• Description of the task
For the records below, give the number of lines in which "Given" appears, and add nothing else.

[Data for analysis Boundary: Start]

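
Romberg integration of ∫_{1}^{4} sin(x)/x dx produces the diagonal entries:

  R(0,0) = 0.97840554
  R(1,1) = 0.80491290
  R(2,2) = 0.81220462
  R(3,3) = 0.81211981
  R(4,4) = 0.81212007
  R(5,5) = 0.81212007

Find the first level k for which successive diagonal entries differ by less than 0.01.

|R(1,1) − R(0,0)| = 0.17349264 ≥ 0.01
|R(2,2) − R(1,1)| = 0.00729172 < 0.01

k = 2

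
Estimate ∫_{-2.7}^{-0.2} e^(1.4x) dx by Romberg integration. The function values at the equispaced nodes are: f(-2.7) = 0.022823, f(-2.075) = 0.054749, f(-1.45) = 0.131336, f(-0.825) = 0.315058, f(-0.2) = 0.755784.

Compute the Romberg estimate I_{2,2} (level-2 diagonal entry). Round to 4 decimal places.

0.5239

I_{0,0} (trapezoid, 1 panel, h=2.5000): 0.973259
I_{1,0} (trapezoid, 2 panels, h=1.2500): 0.650799
I_{2,0} (trapezoid, 4 panels, h=0.6250): 0.556529
I_{1,1} = 0.650799 + (0.650799 − 0.973259)/3 = 0.543312
I_{2,1} = 0.556529 + (0.556529 − 0.650799)/3 = 0.525106
I_{2,2} = 0.525106 + (0.525106 − 0.543312)/15 = 0.523892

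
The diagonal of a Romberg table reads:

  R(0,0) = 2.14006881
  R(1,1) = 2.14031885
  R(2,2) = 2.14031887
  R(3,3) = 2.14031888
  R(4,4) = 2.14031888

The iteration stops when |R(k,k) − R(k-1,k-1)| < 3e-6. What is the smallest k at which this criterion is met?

|R(1,1) − R(0,0)| = 0.00025004 ≥ 3e-6
|R(2,2) − R(1,1)| = 0.00000002 < 3e-6

k = 2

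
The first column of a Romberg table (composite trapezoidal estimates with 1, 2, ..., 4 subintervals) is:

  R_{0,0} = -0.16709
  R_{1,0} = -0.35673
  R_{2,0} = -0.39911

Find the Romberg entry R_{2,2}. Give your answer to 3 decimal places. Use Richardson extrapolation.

-0.413

Richardson extrapolation on the trapezoidal column (denominator 4−1=3):
R_{1,1} = -0.35673 + (-0.35673 − (-0.16709))/3 = -0.41994
R_{2,1} = -0.39911 + (-0.39911 − (-0.35673))/3 = -0.41324
R_{2,2} = (16·(-0.41324) − (-0.41994)) / 15 = -0.41279
(Column j=1 coincides with Simpson's rule on the same nodes.)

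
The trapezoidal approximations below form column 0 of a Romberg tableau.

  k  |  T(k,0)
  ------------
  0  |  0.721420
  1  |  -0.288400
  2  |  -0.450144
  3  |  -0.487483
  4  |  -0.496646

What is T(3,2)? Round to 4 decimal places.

-0.4997

T(2,1) = (4·(-0.450144) − (-0.288400)) / 3 = -0.504059
T(3,1) = -0.487483 + (-0.487483 − (-0.450144))/3 = -0.499929
T(3,2) = (16·(-0.499929) − (-0.504059)) / 15 = -0.499654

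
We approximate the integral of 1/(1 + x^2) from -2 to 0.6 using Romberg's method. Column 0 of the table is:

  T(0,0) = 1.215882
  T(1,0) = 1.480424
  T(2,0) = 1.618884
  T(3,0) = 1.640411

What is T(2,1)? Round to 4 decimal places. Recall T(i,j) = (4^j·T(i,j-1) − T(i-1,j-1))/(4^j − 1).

1.6650

T(2,1) = 1.618884 + (1.618884 − 1.480424)/3 = 1.665037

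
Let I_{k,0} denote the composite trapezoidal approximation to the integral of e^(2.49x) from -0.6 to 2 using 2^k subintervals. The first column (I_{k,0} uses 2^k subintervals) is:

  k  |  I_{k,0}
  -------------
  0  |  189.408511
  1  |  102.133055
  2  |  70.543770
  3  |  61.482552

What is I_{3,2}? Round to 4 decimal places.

Richardson extrapolation on the trapezoidal column (denominator 4−1=3):
I_{2,1} = (4·70.543770 − 102.133055) / 3 = 60.014008
I_{3,1} = (4·61.482552 − 70.543770) / 3 = 58.462146
I_{3,2} = 58.462146 + (58.462146 − 60.014008)/15 = 58.358689
(Column j=1 coincides with Simpson's rule on the same nodes.)

58.3587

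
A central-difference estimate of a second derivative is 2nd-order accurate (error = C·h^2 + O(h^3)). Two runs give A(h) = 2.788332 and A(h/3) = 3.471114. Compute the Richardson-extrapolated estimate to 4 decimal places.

3.5565

The leading error scales as h^2; refining by a factor of 3 reduces it by 3^2 = 9.
Extrapolated value = (9·A(h/3) − A(h)) / (9 − 1)
= (9·3.471114 − 2.788332) / 8
= 28.451694 / 8 = 3.556462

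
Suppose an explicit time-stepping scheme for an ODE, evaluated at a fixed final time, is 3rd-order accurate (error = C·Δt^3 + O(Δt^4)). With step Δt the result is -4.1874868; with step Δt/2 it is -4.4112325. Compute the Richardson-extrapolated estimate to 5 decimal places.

-4.44320

Extrapolated value = (8·A(Δt/2) − A(Δt)) / (8 − 1)
= (8·(-4.4112325) − (-4.1874868)) / 7
= -31.1023732 / 7 = -4.4431962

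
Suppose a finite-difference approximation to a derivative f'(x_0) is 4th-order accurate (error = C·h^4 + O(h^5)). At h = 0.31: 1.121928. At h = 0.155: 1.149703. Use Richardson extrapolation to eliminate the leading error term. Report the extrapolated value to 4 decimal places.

The leading error scales as h^4; refining by a factor of 2 reduces it by 2^4 = 16.
Extrapolated value = (16·A(h/2) − A(h)) / (16 − 1)
= (16·1.149703 − 1.121928) / 15
= 17.273320 / 15 = 1.151555

1.1516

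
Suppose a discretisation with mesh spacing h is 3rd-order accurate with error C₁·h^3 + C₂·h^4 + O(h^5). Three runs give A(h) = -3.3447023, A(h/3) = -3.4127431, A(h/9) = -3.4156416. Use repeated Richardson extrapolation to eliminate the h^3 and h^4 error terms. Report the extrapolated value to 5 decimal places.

First eliminate the h^3 term (factor 3^3 = 27):
  B₁ = (27·(-3.4127431) − (-3.3447023))/26 = -3.4153601
  B₂ = (27·(-3.4156416) − (-3.4127431))/26 = -3.4157531
Then eliminate the h^4 term (factor 3^4 = 81):
  (81·(-3.4157531) − (-3.4153601))/80 = -3.4157580

-3.41576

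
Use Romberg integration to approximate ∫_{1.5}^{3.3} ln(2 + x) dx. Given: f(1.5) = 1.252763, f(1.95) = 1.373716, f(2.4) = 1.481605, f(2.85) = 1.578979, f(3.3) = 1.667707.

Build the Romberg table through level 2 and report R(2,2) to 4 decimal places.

R(0,0) (trapezoid, 1 panel, h=1.8000): 2.628423
R(1,0) (trapezoid, 2 panels, h=0.9000): 2.647656
R(2,0) (trapezoid, 4 panels, h=0.4500): 2.652541
R(1,1) = 2.647656 + (2.647656 − 2.628423)/3 = 2.654067
R(2,1) = 2.652541 + (2.652541 − 2.647656)/3 = 2.654169
R(2,2) = 2.654169 + (2.654169 − 2.654067)/15 = 2.654176

2.6542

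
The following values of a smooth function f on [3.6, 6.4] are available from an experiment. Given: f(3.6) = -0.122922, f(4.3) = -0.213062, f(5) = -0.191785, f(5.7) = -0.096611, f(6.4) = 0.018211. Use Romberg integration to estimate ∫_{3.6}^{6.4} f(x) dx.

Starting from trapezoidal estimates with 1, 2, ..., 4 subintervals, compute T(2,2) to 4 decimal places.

-0.4027

T(0,0) (trapezoid, 1 panel, h=2.8000): -0.146595
T(1,0) (trapezoid, 2 panels, h=1.4000): -0.341797
T(2,0) (trapezoid, 4 panels, h=0.7000): -0.387669
T(1,1) = -0.341797 + (-0.341797 − (-0.146595))/3 = -0.406864
T(2,1) = -0.387669 + (-0.387669 − (-0.341797))/3 = -0.402960
T(2,2) = -0.402960 + (-0.402960 − (-0.406864))/15 = -0.402700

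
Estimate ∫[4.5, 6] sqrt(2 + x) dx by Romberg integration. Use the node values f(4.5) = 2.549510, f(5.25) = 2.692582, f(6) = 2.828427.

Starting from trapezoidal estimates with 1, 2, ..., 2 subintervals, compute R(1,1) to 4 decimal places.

4.0371

R(0,0) (trapezoid, 1 panel, h=1.5000): 4.033453
R(1,0) (trapezoid, 2 panels, h=0.7500): 4.036163
R(1,1) = 4.036163 + (4.036163 − 4.033453)/3 = 4.037066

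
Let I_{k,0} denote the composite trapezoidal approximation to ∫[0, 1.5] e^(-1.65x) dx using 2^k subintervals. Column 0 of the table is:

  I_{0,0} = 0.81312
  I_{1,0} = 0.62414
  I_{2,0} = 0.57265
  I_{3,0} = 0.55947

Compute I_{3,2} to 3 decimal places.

Richardson extrapolation on the trapezoidal column (denominator 4−1=3):
I_{2,1} = 0.57265 + (0.57265 − 0.62414)/3 = 0.55549
I_{3,1} = 0.55947 + (0.55947 − 0.57265)/3 = 0.55508
I_{3,2} = 0.55508 + (0.55508 − 0.55549)/15 = 0.55505

0.555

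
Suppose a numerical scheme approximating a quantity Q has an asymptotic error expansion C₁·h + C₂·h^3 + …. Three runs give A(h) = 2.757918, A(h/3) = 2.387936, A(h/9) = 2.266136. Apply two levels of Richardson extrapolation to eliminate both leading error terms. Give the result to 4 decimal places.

2.2053

First eliminate the h term (factor 3^1 = 3):
  B₁ = (3·2.387936 − 2.757918)/2 = 2.202945
  B₂ = (3·2.266136 − 2.387936)/2 = 2.205236
Then eliminate the h^3 term (factor 3^3 = 27):
  (27·2.205236 − 2.202945)/26 = 2.205324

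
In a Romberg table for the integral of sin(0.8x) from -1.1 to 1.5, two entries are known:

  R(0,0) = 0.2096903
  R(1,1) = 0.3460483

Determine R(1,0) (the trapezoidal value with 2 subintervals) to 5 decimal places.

From R(1,1) = (4·R(1,0) − R(0,0))/3, solve for R(1,0):
4·R(1,0) = 3·0.3460483 + 0.2096903 = 1.2478352
R(1,0) = 0.3119588

0.31196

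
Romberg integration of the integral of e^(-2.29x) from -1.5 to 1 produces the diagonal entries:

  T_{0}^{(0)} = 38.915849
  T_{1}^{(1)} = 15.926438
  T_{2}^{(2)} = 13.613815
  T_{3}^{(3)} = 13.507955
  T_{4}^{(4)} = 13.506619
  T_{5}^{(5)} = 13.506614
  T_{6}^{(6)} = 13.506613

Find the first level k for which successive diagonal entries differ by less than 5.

|T_{1}^{(1)} − T_{0}^{(0)}| = 22.989411 ≥ 5
|T_{2}^{(2)} − T_{1}^{(1)}| = 2.312623 < 5

k = 2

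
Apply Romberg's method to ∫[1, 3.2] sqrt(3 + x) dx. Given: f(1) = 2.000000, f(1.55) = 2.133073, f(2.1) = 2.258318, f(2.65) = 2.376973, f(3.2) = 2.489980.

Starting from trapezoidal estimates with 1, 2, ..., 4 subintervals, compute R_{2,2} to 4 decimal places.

R_{0,0} (trapezoid, 1 panel, h=2.2000): 4.938978
R_{1,0} (trapezoid, 2 panels, h=1.1000): 4.953639
R_{2,0} (trapezoid, 4 panels, h=0.5500): 4.957345
R_{1,1} = 4.953639 + (4.953639 − 4.938978)/3 = 4.958526
R_{2,1} = 4.957345 + (4.957345 − 4.953639)/3 = 4.958580
R_{2,2} = 4.958580 + (4.958580 − 4.958526)/15 = 4.958584

4.9586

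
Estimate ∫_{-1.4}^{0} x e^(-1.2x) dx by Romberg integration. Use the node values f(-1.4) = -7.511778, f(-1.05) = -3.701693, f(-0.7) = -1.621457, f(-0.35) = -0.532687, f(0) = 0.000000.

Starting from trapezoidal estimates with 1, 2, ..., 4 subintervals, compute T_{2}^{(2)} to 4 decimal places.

-3.2284

T_{0}^{(0)} (trapezoid, 1 panel, h=1.4000): -5.258245
T_{1}^{(0)} (trapezoid, 2 panels, h=0.7000): -3.764142
T_{2}^{(0)} (trapezoid, 4 panels, h=0.3500): -3.364104
T_{1}^{(1)} = -3.764142 + (-3.764142 − (-5.258245))/3 = -3.266108
T_{2}^{(1)} = -3.364104 + (-3.364104 − (-3.764142))/3 = -3.230758
T_{2}^{(2)} = -3.230758 + (-3.230758 − (-3.266108))/15 = -3.228401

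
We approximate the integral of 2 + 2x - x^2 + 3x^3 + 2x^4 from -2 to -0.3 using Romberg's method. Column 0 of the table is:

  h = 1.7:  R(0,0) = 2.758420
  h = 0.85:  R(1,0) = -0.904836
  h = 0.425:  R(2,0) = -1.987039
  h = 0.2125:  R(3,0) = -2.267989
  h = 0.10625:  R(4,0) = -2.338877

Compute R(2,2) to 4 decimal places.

R(1,1) = -0.904836 + (-0.904836 − 2.758420)/3 = -2.125921
R(2,1) = (4·(-1.987039) − (-0.904836)) / 3 = -2.347773
R(2,2) = -2.347773 + (-2.347773 − (-2.125921))/15 = -2.362563

-2.3626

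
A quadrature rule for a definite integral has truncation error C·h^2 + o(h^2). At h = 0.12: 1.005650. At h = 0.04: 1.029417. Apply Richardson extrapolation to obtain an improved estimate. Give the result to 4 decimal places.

Extrapolated value = (9·A(h/3) − A(h)) / (9 − 1)
= (9·1.029417 − 1.005650) / 8
= 8.259103 / 8 = 1.032388

1.0324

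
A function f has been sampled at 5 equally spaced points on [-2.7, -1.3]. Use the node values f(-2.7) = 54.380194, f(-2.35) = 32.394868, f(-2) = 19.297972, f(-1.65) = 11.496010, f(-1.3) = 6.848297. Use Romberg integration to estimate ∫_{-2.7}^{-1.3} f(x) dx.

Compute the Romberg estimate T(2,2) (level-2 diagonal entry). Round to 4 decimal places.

32.1173

T(0,0) (trapezoid, 1 panel, h=1.4000): 42.859944
T(1,0) (trapezoid, 2 panels, h=0.7000): 34.938552
T(2,0) (trapezoid, 4 panels, h=0.3500): 32.831083
T(1,1) = 34.938552 + (34.938552 − 42.859944)/3 = 32.298088
T(2,1) = 32.831083 + (32.831083 − 34.938552)/3 = 32.128593
T(2,2) = 32.128593 + (32.128593 − 32.298088)/15 = 32.117293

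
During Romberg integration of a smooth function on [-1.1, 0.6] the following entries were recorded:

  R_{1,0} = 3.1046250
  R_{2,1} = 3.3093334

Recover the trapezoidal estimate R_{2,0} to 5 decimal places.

3.25816

From R_{2,1} = (4·R_{2,0} − R_{1,0})/3, solve for R_{2,0}:
4·R_{2,0} = 3·3.3093334 + 3.1046250 = 13.0326252
R_{2,0} = 3.2581563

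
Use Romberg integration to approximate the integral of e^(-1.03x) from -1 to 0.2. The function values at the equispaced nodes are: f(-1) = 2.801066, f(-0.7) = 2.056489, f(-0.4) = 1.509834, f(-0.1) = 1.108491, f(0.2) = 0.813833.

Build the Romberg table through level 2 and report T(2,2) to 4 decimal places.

T(0,0) (trapezoid, 1 panel, h=1.2000): 2.168939
T(1,0) (trapezoid, 2 panels, h=0.6000): 1.990370
T(2,0) (trapezoid, 4 panels, h=0.3000): 1.944679
T(1,1) = 1.990370 + (1.990370 − 2.168939)/3 = 1.930847
T(2,1) = 1.944679 + (1.944679 − 1.990370)/3 = 1.929449
T(2,2) = 1.929449 + (1.929449 − 1.930847)/15 = 1.929356

1.9294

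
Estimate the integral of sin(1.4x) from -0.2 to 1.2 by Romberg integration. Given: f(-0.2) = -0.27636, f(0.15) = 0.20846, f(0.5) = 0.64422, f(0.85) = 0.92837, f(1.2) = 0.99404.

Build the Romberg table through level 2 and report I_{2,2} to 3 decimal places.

I_{0,0} (trapezoid, 1 panel, h=1.4000): 0.50238
I_{1,0} (trapezoid, 2 panels, h=0.7000): 0.70214
I_{2,0} (trapezoid, 4 panels, h=0.3500): 0.74896
I_{1,1} = 0.70214 + (0.70214 − 0.50238)/3 = 0.76873
I_{2,1} = 0.74896 + (0.74896 − 0.70214)/3 = 0.76457
I_{2,2} = 0.76457 + (0.76457 − 0.76873)/15 = 0.76429

0.764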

[Data for analysis Boundary: End]

• Solution to this task
4